_EXERCISE DIRECTIONS:_ From the entries that follow, reproduce exactly and only the lines from the line with "Let C = -46*(-60)" to the line with "Answer: -55869/2240 ≈ -24.942", endpoints included.

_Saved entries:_
- Opening Delimiter -

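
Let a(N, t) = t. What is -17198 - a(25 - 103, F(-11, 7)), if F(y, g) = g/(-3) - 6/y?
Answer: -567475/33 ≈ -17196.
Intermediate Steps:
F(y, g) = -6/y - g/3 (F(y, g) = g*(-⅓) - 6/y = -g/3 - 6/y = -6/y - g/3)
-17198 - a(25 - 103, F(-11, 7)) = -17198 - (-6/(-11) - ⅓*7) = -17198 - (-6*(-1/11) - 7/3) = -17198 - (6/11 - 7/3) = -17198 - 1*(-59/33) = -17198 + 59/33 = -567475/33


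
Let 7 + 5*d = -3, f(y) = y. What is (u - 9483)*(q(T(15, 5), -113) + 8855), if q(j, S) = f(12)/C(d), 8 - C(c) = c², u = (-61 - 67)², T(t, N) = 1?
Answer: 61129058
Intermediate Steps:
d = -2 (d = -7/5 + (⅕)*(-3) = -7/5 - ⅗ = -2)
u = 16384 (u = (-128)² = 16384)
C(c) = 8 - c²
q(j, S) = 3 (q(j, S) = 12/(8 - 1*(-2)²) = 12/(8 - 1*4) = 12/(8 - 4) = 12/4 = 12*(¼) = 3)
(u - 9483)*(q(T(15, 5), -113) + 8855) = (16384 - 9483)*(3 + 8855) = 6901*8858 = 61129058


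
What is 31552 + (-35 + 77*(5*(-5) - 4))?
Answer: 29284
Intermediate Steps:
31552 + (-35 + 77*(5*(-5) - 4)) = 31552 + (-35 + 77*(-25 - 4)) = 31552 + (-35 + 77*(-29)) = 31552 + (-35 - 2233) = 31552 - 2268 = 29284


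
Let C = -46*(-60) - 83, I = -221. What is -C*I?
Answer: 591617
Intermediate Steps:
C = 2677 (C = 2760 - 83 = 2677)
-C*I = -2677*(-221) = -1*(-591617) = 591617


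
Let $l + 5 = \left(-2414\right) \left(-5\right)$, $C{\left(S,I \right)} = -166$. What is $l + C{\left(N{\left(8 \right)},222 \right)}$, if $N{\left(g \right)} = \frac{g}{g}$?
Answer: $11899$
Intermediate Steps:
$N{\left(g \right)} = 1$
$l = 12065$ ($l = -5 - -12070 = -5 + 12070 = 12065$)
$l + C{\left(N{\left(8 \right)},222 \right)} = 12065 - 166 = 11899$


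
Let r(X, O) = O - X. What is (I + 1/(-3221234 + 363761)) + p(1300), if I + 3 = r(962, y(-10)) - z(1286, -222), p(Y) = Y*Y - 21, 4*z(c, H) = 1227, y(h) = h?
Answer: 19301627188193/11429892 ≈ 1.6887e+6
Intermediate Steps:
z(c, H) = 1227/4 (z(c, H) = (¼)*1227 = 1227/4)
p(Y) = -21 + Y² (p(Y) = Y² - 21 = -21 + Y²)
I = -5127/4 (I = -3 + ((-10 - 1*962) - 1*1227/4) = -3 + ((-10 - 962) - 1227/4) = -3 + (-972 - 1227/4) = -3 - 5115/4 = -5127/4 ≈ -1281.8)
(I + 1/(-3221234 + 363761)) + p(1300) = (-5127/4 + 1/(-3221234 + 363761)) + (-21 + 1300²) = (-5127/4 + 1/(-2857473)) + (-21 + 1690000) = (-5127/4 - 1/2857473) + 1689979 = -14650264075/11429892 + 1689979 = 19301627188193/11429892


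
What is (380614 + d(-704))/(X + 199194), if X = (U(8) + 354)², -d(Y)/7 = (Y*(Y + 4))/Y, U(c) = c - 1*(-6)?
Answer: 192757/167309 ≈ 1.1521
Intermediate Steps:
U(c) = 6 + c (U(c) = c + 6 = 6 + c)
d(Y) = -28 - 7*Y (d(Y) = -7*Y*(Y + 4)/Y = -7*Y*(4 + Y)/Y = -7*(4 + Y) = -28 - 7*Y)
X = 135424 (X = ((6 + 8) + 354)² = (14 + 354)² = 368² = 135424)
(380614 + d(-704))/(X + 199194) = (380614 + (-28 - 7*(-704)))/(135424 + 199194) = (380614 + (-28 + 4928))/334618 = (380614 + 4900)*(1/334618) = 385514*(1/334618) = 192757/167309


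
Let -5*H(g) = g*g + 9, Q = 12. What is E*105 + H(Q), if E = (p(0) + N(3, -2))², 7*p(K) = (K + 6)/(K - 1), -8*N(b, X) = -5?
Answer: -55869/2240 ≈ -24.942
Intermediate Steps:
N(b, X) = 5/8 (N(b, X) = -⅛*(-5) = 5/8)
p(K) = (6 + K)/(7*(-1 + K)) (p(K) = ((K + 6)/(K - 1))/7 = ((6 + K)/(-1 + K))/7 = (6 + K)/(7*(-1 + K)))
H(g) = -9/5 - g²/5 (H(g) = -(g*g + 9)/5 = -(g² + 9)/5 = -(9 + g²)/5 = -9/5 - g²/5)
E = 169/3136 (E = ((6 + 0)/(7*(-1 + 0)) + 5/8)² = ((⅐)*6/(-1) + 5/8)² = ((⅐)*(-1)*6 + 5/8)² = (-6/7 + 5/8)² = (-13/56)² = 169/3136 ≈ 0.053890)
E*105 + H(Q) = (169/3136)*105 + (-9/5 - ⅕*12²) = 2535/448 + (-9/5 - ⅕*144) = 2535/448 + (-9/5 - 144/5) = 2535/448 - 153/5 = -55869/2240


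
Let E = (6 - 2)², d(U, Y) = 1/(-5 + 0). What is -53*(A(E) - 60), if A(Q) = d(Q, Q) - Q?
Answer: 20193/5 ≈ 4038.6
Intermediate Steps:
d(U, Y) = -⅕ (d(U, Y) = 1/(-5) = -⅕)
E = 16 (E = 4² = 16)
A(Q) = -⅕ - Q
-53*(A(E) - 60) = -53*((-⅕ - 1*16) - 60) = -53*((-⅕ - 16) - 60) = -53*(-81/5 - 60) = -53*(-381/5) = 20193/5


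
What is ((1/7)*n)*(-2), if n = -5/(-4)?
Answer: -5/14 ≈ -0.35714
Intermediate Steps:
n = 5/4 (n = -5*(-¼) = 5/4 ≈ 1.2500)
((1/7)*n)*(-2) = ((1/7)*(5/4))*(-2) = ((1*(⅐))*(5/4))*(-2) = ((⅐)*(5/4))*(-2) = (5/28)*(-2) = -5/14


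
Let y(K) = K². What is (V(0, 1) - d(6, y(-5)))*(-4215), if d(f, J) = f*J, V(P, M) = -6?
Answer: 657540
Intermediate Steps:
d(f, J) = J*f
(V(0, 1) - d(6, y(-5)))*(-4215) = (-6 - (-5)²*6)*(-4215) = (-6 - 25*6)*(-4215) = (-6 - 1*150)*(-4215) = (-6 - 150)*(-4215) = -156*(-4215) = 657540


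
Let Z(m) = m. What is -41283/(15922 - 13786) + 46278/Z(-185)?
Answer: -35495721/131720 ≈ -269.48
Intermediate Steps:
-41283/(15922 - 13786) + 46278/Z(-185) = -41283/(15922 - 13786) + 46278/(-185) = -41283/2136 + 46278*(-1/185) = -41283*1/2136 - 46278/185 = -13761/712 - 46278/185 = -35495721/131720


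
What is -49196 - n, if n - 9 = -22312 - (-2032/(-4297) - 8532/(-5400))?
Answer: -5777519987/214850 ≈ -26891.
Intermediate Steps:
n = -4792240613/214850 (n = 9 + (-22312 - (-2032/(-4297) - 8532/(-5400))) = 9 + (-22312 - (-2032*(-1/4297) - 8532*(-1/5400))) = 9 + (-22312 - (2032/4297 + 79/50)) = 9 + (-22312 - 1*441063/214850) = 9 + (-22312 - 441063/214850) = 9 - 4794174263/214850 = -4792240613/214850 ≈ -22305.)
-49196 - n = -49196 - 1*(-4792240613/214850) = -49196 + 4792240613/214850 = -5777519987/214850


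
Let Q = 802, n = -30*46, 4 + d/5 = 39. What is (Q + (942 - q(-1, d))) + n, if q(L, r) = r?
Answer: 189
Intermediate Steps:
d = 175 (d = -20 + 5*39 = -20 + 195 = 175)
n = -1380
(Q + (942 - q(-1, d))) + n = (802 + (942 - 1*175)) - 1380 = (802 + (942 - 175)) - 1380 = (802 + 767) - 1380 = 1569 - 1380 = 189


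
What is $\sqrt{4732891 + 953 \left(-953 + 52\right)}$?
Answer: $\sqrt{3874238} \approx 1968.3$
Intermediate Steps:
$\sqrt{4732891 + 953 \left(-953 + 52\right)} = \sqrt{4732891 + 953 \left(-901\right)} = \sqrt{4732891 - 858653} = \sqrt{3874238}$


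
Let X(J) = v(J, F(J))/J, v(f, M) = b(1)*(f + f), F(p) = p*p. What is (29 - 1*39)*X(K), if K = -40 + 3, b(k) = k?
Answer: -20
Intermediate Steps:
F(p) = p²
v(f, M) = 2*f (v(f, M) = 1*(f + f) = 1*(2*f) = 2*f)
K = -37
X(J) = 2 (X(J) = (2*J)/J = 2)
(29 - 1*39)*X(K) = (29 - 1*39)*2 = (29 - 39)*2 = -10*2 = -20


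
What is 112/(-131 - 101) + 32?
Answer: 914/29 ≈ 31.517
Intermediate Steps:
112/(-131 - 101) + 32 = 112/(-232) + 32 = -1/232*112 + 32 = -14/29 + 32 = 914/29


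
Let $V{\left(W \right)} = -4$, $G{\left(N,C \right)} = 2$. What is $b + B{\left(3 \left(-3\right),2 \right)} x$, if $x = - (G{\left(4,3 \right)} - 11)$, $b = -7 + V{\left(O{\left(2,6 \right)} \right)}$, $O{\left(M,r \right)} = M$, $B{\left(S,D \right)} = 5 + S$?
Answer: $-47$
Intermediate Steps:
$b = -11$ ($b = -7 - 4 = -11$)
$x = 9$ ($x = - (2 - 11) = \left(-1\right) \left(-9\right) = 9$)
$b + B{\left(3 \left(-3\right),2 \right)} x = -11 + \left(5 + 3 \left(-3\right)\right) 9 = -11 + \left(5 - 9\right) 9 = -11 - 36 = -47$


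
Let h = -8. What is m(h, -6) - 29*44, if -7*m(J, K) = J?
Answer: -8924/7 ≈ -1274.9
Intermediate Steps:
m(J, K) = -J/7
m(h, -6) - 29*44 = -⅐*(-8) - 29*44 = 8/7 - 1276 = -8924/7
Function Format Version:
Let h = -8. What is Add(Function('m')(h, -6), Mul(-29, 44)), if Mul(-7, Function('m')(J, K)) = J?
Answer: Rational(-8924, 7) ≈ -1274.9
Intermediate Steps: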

- Closing Delimiter -

_COMPLETED TASK:_
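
Let C = -46*(-60) - 83, I = -221. What is -C*I?
Answer: 591617
Intermediate Steps:
C = 2677 (C = 2760 - 83 = 2677)
-C*I = -2677*(-221) = -1*(-591617) = 591617


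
Let $l + 5 = \left(-2414\right) \left(-5\right)$, $C{\left(S,I \right)} = -166$. What is $l + C{\left(N{\left(8 \right)},222 \right)}$, if $N{\left(g \right)} = \frac{g}{g}$?
Answer: $11899$
Intermediate Steps:
$N{\left(g \right)} = 1$
$l = 12065$ ($l = -5 - -12070 = -5 + 12070 = 12065$)
$l + C{\left(N{\left(8 \right)},222 \right)} = 12065 - 166 = 11899$


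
Let r(X, O) = O - X. What is (I + 1/(-3221234 + 363761)) + p(1300), if I + 3 = r(962, y(-10)) - z(1286, -222), p(Y) = Y*Y - 21, 4*z(c, H) = 1227, y(h) = h?
Answer: 19301627188193/11429892 ≈ 1.6887e+6
Intermediate Steps:
z(c, H) = 1227/4 (z(c, H) = (¼)*1227 = 1227/4)
p(Y) = -21 + Y² (p(Y) = Y² - 21 = -21 + Y²)
I = -5127/4 (I = -3 + ((-10 - 1*962) - 1*1227/4) = -3 + ((-10 - 962) - 1227/4) = -3 + (-972 - 1227/4) = -3 - 5115/4 = -5127/4 ≈ -1281.8)
(I + 1/(-3221234 + 363761)) + p(1300) = (-5127/4 + 1/(-3221234 + 363761)) + (-21 + 1300²) = (-5127/4 + 1/(-2857473)) + (-21 + 1690000) = (-5127/4 - 1/2857473) + 1689979 = -14650264075/11429892 + 1689979 = 19301627188193/11429892


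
What is (380614 + d(-704))/(X + 199194), if X = (U(8) + 354)², -d(Y)/7 = (Y*(Y + 4))/Y, U(c) = c - 1*(-6)?
Answer: 192757/167309 ≈ 1.1521
Intermediate Steps:
U(c) = 6 + c (U(c) = c + 6 = 6 + c)
d(Y) = -28 - 7*Y (d(Y) = -7*Y*(Y + 4)/Y = -7*Y*(4 + Y)/Y = -7*(4 + Y) = -28 - 7*Y)
X = 135424 (X = ((6 + 8) + 354)² = (14 + 354)² = 368² = 135424)
(380614 + d(-704))/(X + 199194) = (380614 + (-28 - 7*(-704)))/(135424 + 199194) = (380614 + (-28 + 4928))/334618 = (380614 + 4900)*(1/334618) = 385514*(1/334618) = 192757/167309


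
Let -5*H(g) = g*g + 9, Q = 12. What is E*105 + H(Q), if E = (p(0) + N(3, -2))², 7*p(K) = (K + 6)/(K - 1), -8*N(b, X) = -5?
Answer: -55869/2240 ≈ -24.942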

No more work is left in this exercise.